● **Problem details**
The answer must be an exact copy of all the data below.

--------------------------------

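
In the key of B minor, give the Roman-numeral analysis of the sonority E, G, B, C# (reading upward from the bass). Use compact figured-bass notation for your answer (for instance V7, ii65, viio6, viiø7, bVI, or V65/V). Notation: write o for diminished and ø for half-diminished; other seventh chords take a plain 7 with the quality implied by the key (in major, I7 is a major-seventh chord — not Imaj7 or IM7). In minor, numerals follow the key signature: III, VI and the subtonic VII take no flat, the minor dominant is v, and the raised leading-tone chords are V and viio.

iiø65

The pitches C#-E-G-B form a half-diminished seventh chord rooted on C#.
In B minor, C# is the supertonic; the diatonic half-diminished seventh chord there is iiø7.
With E in the bass the chord is in first inversion, so the figured bass is 65.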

--------------------------------

● **Your response**
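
In the key of B minor, give the Roman-numeral analysis of the sonority E, G, B, C# (reading upward from the bass). Use compact figured-bass notation for your answer (for instance V7, ii65, viio6, viiø7, bVI, or V65/V). Notation: write o for diminished and ø for half-diminished; other seventh chords take a plain 7 with the quality implied by the key (in major, I7 is a major-seventh chord — not Imaj7 or IM7). In minor, numerals follow the key signature: III, VI and the subtonic VII take no flat, the minor dominant is v, and the raised leading-tone chords are V and viio.

iiø65

The pitches C#-E-G-B form a half-diminished seventh chord rooted on C#.
In B minor, C# is the supertonic; the diatonic half-diminished seventh chord there is iiø7.
With E in the bass the chord is in first inversion, so the figured bass is 65.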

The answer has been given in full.